▶ [LISTED RECORDS]
★ ★ ★ ★ ★ ★ ★
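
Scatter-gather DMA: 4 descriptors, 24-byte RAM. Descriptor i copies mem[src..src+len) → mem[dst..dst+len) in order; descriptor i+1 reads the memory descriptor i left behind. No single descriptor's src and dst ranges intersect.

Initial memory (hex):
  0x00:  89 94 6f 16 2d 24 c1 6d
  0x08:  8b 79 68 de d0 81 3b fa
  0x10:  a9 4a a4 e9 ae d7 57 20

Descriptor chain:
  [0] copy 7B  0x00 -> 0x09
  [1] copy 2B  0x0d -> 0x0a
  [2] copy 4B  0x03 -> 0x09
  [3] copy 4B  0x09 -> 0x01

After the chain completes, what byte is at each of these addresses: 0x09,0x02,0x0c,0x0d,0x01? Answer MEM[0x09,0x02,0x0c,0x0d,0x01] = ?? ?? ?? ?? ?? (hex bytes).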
★ ★ ★ ★ ★ ★ ★
Every line that contains the string "copy" should be copied from the records.

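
  [0] copy 7B  0x00 -> 0x09
  [1] copy 2B  0x0d -> 0x0a
  [2] copy 4B  0x03 -> 0x09
  [3] copy 4B  0x09 -> 0x01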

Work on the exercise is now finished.